## Your assignment:
Starting with the first line of the data that follows, transcribe every line verbatim until the line containing "Don't-cares: m33, m61" has been transcribed.

Stored data entries:
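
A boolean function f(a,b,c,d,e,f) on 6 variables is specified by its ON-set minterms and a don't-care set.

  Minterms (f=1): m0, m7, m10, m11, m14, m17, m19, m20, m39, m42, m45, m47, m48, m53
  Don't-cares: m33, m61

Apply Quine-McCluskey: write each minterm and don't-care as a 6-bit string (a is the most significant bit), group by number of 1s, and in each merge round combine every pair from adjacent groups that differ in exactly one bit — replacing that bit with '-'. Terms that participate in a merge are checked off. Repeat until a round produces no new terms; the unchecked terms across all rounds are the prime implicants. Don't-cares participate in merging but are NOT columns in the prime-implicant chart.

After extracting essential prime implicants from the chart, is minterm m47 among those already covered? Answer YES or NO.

NO

[col 0] 000000, 000111*, 001010*, 001011*, 001110*, 010001*, 010011*, 010100, 100001, 100111*, 101010*, 101101*, 101111*, 110000, 110101*, 111101*
[col 1] -00111, -01010, 001-10, 00101-, 0100-1, 1-1101, 10-111, 1011-1, 11-101
Prime implicants: -00111, -01010, 000000, 001-10, 00101-, 0100-1, 010100, 1-1101, 10-111, 100001, 1011-1, 11-101, 110000
PI chart (minterm → PIs covering it):
  0 | 000000  (sole → essential)
  7 | -00111  (sole → essential)
  10 | -01010,001-10,00101-
  11 | 00101-  (sole → essential)
  14 | 001-10  (sole → essential)
  17 | 0100-1  (sole → essential)
  19 | 0100-1  (sole → essential)
  20 | 010100  (sole → essential)
  39 | -00111,10-111
  42 | -01010  (sole → essential)
  45 | 1-1101,1011-1
  47 | 10-111,1011-1
  48 | 110000  (sole → essential)
  53 | 11-101  (sole → essential)
Essential prime implicants: -00111, -01010, 000000, 001-10, 00101-, 0100-1, 010100, 11-101, 110000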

## Written response:
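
A boolean function f(a,b,c,d,e,f) on 6 variables is specified by its ON-set minterms and a don't-care set.

  Minterms (f=1): m0, m7, m10, m11, m14, m17, m19, m20, m39, m42, m45, m47, m48, m53
  Don't-cares: m33, m61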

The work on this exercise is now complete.